■ **Work request**:
Your answer should hold exactly the lines from the one with "Bar heights: [16, 15, 12, 20, 8, 4, 17, 10, 7]." through the final line of the data below, reproduced as written.

■ **Data records**:
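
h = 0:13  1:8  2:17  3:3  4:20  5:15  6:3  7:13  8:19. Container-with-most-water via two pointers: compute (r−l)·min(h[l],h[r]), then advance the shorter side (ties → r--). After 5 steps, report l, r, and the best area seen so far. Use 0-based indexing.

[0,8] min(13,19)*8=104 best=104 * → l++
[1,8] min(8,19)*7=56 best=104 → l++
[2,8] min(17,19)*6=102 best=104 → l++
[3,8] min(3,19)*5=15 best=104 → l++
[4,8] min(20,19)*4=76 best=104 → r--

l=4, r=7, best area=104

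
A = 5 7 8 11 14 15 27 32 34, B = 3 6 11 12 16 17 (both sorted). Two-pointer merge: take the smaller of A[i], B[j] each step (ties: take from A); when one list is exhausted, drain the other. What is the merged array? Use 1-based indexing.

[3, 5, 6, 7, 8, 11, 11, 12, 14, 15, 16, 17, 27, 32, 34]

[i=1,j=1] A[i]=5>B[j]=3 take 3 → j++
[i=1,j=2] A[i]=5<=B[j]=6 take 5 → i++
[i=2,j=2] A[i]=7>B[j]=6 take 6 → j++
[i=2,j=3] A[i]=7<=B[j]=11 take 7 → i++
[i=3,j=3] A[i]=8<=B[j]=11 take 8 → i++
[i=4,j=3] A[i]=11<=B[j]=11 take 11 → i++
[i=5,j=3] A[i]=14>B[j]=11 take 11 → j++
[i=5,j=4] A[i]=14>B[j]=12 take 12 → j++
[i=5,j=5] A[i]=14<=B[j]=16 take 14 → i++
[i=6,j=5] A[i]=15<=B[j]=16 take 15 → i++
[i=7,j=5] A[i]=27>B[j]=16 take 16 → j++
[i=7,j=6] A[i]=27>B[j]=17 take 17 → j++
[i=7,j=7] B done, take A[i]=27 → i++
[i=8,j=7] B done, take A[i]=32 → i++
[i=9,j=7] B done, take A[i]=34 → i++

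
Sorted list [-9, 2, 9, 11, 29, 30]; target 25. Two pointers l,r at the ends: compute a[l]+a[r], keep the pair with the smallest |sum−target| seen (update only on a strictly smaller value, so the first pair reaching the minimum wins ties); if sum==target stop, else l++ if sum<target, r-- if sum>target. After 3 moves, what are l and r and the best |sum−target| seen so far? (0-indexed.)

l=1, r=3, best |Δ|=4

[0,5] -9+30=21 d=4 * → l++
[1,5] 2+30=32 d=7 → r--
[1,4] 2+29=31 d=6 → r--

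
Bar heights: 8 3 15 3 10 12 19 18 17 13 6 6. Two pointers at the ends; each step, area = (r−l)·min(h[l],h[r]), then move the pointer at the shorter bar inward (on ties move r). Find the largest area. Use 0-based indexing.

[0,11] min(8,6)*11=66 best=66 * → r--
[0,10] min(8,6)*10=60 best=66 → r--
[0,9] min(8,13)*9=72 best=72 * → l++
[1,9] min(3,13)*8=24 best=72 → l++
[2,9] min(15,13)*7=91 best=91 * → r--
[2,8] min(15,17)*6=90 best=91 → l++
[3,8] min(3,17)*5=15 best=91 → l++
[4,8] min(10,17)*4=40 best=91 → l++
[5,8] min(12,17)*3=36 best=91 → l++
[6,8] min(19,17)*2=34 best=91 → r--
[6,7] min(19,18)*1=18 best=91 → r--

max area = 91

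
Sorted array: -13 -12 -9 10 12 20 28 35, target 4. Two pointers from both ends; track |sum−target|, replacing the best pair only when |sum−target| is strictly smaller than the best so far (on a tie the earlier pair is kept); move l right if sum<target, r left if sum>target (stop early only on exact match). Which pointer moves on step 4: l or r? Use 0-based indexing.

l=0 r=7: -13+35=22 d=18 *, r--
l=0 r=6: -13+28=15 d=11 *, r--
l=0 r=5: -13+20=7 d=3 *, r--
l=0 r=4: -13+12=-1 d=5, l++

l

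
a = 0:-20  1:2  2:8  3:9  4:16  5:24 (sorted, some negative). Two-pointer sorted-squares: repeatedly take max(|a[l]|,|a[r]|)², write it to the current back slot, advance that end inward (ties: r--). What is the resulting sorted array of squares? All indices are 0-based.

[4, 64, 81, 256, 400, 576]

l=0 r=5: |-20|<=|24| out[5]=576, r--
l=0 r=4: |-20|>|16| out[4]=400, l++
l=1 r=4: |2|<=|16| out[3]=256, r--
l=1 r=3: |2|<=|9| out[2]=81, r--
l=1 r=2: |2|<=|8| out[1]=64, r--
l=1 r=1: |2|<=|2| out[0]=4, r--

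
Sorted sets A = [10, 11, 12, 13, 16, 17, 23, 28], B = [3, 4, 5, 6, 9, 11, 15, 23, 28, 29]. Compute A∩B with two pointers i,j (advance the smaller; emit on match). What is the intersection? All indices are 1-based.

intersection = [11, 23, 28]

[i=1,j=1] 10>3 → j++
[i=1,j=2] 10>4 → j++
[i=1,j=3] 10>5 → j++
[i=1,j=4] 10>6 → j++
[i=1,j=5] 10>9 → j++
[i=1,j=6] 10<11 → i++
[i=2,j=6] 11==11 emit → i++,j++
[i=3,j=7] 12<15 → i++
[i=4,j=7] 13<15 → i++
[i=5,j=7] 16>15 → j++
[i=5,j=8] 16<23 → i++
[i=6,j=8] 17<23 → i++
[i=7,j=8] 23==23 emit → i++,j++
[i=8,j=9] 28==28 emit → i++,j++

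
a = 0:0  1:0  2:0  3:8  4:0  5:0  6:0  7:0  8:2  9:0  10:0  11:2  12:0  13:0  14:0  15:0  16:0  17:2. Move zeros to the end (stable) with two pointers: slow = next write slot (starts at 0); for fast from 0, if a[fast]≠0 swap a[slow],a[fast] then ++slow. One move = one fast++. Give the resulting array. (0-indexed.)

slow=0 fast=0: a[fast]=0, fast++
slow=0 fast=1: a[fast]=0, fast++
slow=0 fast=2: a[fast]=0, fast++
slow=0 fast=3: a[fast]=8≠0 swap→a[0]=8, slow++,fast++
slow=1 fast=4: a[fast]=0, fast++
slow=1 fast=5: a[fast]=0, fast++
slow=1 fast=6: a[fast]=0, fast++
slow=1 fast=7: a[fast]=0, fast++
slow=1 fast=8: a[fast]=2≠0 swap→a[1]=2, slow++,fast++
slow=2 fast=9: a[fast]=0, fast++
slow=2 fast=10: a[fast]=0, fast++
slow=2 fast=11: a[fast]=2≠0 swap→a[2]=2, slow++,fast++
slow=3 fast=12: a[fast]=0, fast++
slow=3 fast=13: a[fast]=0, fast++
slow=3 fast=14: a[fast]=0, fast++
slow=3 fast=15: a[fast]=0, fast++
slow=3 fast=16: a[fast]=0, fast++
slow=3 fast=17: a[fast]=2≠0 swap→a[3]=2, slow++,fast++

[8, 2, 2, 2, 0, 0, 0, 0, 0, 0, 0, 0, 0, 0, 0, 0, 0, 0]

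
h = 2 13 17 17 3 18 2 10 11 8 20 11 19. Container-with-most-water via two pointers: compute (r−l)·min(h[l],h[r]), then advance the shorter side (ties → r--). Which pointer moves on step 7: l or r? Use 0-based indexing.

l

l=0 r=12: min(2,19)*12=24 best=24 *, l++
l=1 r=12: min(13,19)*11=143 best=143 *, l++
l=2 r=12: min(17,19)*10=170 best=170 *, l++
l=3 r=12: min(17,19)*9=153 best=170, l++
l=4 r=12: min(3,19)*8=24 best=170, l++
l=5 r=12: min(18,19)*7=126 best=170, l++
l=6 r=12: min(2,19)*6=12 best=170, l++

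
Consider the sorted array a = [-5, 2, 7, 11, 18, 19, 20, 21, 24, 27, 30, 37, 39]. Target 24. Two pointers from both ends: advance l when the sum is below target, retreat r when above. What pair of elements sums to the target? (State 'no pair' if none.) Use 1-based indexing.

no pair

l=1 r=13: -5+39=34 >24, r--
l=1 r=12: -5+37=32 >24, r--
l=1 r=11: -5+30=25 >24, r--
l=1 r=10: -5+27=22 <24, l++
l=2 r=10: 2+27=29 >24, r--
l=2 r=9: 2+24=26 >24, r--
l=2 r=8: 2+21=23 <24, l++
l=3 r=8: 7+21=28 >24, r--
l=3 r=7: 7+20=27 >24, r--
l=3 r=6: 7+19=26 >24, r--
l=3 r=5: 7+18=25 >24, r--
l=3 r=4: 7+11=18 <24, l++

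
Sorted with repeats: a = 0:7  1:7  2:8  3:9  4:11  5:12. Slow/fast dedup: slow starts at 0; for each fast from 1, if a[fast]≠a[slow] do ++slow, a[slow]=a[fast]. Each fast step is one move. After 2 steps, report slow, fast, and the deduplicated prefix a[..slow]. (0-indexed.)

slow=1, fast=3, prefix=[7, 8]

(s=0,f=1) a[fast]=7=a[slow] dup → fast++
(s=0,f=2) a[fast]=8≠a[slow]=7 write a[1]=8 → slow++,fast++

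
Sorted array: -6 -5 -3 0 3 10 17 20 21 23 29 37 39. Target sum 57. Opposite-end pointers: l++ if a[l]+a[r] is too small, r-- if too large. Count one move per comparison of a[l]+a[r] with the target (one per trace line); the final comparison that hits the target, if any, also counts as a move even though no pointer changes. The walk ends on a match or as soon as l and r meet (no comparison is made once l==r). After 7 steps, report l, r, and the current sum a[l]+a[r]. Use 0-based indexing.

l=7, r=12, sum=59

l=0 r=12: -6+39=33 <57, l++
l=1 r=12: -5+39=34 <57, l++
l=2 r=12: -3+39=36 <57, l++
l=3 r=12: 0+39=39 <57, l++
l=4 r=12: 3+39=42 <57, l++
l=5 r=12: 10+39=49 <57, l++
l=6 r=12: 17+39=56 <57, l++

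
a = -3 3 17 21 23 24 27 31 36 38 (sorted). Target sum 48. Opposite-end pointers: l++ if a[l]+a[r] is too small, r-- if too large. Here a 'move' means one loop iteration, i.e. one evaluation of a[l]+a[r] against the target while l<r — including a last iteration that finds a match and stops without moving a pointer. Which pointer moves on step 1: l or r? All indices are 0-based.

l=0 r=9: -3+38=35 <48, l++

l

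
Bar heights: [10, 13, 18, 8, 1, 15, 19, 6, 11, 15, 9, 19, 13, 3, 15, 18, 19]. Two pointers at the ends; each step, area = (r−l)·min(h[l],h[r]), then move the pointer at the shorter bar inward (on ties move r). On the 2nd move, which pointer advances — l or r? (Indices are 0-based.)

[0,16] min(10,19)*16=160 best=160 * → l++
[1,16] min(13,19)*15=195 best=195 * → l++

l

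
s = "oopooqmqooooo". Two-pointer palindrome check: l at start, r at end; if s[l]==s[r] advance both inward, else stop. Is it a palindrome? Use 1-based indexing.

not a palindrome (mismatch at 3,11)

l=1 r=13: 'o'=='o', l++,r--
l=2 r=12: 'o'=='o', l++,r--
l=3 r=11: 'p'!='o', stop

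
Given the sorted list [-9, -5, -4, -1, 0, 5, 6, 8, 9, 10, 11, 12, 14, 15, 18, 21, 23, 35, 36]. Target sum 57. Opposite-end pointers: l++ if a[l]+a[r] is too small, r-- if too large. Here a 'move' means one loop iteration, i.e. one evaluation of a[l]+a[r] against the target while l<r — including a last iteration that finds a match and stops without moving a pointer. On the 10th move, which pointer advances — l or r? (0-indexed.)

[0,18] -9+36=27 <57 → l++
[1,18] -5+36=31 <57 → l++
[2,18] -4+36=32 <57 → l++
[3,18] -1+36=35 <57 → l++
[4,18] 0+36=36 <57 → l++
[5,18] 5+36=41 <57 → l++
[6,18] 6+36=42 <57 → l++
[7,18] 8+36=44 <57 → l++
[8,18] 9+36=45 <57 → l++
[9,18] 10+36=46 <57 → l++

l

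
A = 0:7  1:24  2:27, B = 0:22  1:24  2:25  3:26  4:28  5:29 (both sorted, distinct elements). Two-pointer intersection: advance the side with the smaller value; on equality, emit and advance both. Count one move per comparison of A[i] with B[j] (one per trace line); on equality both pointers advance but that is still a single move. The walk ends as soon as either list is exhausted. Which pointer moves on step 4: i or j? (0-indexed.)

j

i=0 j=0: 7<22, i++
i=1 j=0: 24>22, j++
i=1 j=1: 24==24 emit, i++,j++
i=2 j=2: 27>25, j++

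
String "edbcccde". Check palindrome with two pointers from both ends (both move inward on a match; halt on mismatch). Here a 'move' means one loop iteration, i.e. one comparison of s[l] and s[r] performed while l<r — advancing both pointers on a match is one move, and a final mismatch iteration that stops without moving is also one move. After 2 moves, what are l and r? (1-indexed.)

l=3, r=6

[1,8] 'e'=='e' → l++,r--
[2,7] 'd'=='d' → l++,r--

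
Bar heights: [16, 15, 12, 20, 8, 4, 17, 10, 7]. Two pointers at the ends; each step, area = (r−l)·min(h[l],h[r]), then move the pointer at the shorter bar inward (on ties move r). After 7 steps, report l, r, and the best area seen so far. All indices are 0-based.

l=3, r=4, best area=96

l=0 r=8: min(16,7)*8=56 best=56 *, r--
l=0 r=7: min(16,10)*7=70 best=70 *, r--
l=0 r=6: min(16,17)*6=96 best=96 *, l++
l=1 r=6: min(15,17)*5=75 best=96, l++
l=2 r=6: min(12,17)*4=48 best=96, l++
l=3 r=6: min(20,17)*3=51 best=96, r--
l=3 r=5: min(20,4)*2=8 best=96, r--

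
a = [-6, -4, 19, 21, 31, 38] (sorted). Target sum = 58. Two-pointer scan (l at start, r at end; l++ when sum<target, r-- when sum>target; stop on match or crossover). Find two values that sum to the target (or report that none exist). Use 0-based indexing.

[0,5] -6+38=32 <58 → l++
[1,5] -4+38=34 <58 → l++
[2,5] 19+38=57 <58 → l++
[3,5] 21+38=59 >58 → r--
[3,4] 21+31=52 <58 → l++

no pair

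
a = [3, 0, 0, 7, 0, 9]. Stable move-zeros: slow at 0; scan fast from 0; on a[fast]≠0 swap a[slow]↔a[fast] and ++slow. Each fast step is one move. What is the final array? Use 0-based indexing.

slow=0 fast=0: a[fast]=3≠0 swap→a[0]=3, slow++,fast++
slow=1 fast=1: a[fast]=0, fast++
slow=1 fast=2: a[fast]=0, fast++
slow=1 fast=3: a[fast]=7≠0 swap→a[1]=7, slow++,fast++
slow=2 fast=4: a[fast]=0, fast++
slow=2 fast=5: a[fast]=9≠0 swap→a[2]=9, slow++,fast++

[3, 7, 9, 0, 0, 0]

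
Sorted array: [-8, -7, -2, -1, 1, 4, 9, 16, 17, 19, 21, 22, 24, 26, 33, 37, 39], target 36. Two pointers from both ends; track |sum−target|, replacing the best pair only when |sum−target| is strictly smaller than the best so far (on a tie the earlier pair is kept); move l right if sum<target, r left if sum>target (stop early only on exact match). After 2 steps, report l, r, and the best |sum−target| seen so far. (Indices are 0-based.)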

■ **Exercise solution**:
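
Bar heights: [16, 15, 12, 20, 8, 4, 17, 10, 7]. Two pointers at the ends; each step, area = (r−l)·min(h[l],h[r]), then move the pointer at the shorter bar inward (on ties move r). After 7 steps, report l, r, and the best area seen so far. All indices are 0-based.

l=3, r=4, best area=96

l=0 r=8: min(16,7)*8=56 best=56 *, r--
l=0 r=7: min(16,10)*7=70 best=70 *, r--
l=0 r=6: min(16,17)*6=96 best=96 *, l++
l=1 r=6: min(15,17)*5=75 best=96, l++
l=2 r=6: min(12,17)*4=48 best=96, l++
l=3 r=6: min(20,17)*3=51 best=96, r--
l=3 r=5: min(20,4)*2=8 best=96, r--

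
a = [-6, -4, 19, 21, 31, 38] (sorted). Target sum = 58. Two-pointer scan (l at start, r at end; l++ when sum<target, r-- when sum>target; stop on match or crossover). Find two values that sum to the target (or report that none exist). Use 0-based indexing.

[0,5] -6+38=32 <58 → l++
[1,5] -4+38=34 <58 → l++
[2,5] 19+38=57 <58 → l++
[3,5] 21+38=59 >58 → r--
[3,4] 21+31=52 <58 → l++

no pair

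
a = [3, 0, 0, 7, 0, 9]. Stable move-zeros: slow at 0; scan fast from 0; on a[fast]≠0 swap a[slow]↔a[fast] and ++slow. Each fast step is one move. What is the final array? Use 0-based indexing.

slow=0 fast=0: a[fast]=3≠0 swap→a[0]=3, slow++,fast++
slow=1 fast=1: a[fast]=0, fast++
slow=1 fast=2: a[fast]=0, fast++
slow=1 fast=3: a[fast]=7≠0 swap→a[1]=7, slow++,fast++
slow=2 fast=4: a[fast]=0, fast++
slow=2 fast=5: a[fast]=9≠0 swap→a[2]=9, slow++,fast++

[3, 7, 9, 0, 0, 0]

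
Sorted array: [-8, -7, -2, -1, 1, 4, 9, 16, 17, 19, 21, 22, 24, 26, 33, 37, 39], target 36. Two pointers from both ends; track |sum−target|, replacing the best pair only when |sum−target| is strictly smaller than the best so far (on a tie the earlier pair is kept); move l right if sum<target, r left if sum>target (stop early only on exact match). After 2 steps, report l, r, and the best |sum−target| seen so far. (Indices are 0-based.)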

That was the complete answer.